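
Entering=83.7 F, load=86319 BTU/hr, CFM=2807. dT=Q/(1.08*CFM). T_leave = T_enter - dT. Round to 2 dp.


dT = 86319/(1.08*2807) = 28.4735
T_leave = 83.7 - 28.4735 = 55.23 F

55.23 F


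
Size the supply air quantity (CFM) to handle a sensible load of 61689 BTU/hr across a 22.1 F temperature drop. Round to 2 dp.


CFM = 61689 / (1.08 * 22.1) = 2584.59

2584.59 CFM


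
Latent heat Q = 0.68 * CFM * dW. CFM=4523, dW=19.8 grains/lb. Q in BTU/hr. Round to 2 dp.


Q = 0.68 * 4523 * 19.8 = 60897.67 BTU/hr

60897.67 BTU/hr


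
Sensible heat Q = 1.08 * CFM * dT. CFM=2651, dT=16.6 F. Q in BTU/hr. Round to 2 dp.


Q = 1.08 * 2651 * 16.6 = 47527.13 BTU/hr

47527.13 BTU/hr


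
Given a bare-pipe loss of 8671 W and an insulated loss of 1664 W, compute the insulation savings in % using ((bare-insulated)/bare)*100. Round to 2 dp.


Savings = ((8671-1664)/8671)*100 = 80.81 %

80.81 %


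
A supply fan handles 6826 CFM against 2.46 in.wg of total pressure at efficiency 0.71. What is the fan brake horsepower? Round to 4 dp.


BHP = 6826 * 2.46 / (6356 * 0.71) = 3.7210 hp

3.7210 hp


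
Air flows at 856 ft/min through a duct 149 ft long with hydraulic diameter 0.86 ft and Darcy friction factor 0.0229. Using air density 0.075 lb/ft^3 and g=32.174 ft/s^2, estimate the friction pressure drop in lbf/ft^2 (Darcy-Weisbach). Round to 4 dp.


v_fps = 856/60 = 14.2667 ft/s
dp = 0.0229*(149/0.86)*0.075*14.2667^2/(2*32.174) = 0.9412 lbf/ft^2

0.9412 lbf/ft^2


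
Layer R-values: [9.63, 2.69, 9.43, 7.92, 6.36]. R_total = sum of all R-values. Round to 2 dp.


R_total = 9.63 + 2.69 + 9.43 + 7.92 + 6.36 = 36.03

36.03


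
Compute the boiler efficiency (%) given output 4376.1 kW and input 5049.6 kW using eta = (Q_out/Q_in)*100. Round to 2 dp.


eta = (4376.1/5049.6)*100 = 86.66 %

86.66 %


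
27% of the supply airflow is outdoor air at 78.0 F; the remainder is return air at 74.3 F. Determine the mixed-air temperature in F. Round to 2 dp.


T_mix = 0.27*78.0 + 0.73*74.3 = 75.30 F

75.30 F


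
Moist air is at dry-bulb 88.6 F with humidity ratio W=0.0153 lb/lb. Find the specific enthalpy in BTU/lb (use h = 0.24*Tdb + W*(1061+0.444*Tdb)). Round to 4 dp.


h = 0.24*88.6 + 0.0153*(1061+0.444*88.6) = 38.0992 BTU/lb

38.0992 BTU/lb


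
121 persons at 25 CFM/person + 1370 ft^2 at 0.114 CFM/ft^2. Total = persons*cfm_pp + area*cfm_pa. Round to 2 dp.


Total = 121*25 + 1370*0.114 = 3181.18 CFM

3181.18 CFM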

Task instructions: From the data above, copy each line exactly.

Result of the task:
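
Entering=83.7 F, load=86319 BTU/hr, CFM=2807. dT=Q/(1.08*CFM). T_leave = T_enter - dT. Round to 2 dp.


dT = 86319/(1.08*2807) = 28.4735
T_leave = 83.7 - 28.4735 = 55.23 F

55.23 F


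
Size the supply air quantity (CFM) to handle a sensible load of 61689 BTU/hr across a 22.1 F temperature drop. Round to 2 dp.


CFM = 61689 / (1.08 * 22.1) = 2584.59

2584.59 CFM


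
Latent heat Q = 0.68 * CFM * dW. CFM=4523, dW=19.8 grains/lb. Q in BTU/hr. Round to 2 dp.


Q = 0.68 * 4523 * 19.8 = 60897.67 BTU/hr

60897.67 BTU/hr


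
Sensible heat Q = 1.08 * CFM * dT. CFM=2651, dT=16.6 F. Q in BTU/hr. Round to 2 dp.


Q = 1.08 * 2651 * 16.6 = 47527.13 BTU/hr

47527.13 BTU/hr


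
Given a bare-pipe loss of 8671 W and an insulated loss of 1664 W, compute the insulation savings in % using ((bare-insulated)/bare)*100. Round to 2 dp.


Savings = ((8671-1664)/8671)*100 = 80.81 %

80.81 %


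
A supply fan handles 6826 CFM against 2.46 in.wg of total pressure at efficiency 0.71. What is the fan brake horsepower? Round to 4 dp.


BHP = 6826 * 2.46 / (6356 * 0.71) = 3.7210 hp

3.7210 hp


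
Air flows at 856 ft/min through a duct 149 ft long with hydraulic diameter 0.86 ft and Darcy friction factor 0.0229. Using air density 0.075 lb/ft^3 and g=32.174 ft/s^2, estimate the friction pressure drop in lbf/ft^2 (Darcy-Weisbach). Round to 4 dp.


v_fps = 856/60 = 14.2667 ft/s
dp = 0.0229*(149/0.86)*0.075*14.2667^2/(2*32.174) = 0.9412 lbf/ft^2

0.9412 lbf/ft^2


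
Layer R-values: [9.63, 2.69, 9.43, 7.92, 6.36]. R_total = sum of all R-values. Round to 2 dp.


R_total = 9.63 + 2.69 + 9.43 + 7.92 + 6.36 = 36.03

36.03


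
Compute the boiler efficiency (%) given output 4376.1 kW and input 5049.6 kW using eta = (Q_out/Q_in)*100. Round to 2 dp.


eta = (4376.1/5049.6)*100 = 86.66 %

86.66 %


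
27% of the supply airflow is outdoor air at 78.0 F; the remainder is return air at 74.3 F. Determine the mixed-air temperature in F. Round to 2 dp.


T_mix = 0.27*78.0 + 0.73*74.3 = 75.30 F

75.30 F


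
Moist air is at dry-bulb 88.6 F with humidity ratio W=0.0153 lb/lb. Find the specific enthalpy in BTU/lb (use h = 0.24*Tdb + W*(1061+0.444*Tdb)). Round to 4 dp.


h = 0.24*88.6 + 0.0153*(1061+0.444*88.6) = 38.0992 BTU/lb

38.0992 BTU/lb


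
121 persons at 25 CFM/person + 1370 ft^2 at 0.114 CFM/ft^2. Total = persons*cfm_pp + area*cfm_pa. Round to 2 dp.


Total = 121*25 + 1370*0.114 = 3181.18 CFM

3181.18 CFM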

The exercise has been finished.